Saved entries
|---|

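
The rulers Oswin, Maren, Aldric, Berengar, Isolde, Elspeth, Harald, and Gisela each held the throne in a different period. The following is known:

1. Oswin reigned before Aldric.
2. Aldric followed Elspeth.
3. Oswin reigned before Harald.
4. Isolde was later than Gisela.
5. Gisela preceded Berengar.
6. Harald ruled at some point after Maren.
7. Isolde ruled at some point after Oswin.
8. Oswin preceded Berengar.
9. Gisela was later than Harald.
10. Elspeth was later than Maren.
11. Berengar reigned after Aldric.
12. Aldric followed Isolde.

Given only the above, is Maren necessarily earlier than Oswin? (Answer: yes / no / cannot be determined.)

cannot be determined

No chain of stated constraints runs from Maren to Oswin, and none runs from Oswin to Maren either.
So the relative order of Maren and Oswin is not fixed by the given facts.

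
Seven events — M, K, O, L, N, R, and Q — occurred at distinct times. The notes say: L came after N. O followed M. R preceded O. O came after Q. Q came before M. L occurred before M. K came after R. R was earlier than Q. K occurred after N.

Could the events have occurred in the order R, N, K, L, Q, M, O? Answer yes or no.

Check each stated constraint against the proposed order — e.g. R is ahead of Q; R is ahead of O. Every pair is in the required order; nothing is violated.

yes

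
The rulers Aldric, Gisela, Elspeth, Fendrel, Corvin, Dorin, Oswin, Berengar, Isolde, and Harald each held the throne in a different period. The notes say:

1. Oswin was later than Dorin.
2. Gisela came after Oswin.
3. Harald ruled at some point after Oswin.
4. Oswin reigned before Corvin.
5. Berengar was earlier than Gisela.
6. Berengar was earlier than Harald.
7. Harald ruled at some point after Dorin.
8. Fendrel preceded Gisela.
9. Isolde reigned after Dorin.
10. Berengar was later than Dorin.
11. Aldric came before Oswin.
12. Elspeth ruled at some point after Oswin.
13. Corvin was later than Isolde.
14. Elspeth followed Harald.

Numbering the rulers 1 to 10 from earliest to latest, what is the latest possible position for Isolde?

9

Isolde must come before Corvin — 1 ruler forced after them.
Everything else can be placed before Isolde in some valid order, so Isolde can sit as late as position 10 − 1 = 9.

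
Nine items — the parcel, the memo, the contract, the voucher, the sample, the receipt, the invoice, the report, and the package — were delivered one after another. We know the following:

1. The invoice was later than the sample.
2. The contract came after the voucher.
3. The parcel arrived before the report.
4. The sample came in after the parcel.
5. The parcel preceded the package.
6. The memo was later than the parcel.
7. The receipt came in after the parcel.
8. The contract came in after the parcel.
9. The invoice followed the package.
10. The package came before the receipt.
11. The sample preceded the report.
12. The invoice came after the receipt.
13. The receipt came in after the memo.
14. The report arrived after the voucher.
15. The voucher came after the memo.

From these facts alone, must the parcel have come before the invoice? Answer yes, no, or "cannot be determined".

Chain the constraints: the parcel → the sample → the invoice. Each link is directly stated, so the parcel comes before the invoice.

yes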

|---|

§ **YOUR INSTRUCTIONS**: Copy the lines above that hold the word "Aldric".

§ **TASK SOLUTION**:
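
The rulers Oswin, Maren, Aldric, Berengar, Isolde, Elspeth, Harald, and Gisela each held the throne in a different period. The following is known:
1. Oswin reigned before Aldric.
2. Aldric followed Elspeth.
11. Berengar reigned after Aldric.
12. Aldric followed Isolde.
The rulers Aldric, Gisela, Elspeth, Fendrel, Corvin, Dorin, Oswin, Berengar, Isolde, and Harald each held the throne in a different period. The notes say:
11. Aldric came before Oswin.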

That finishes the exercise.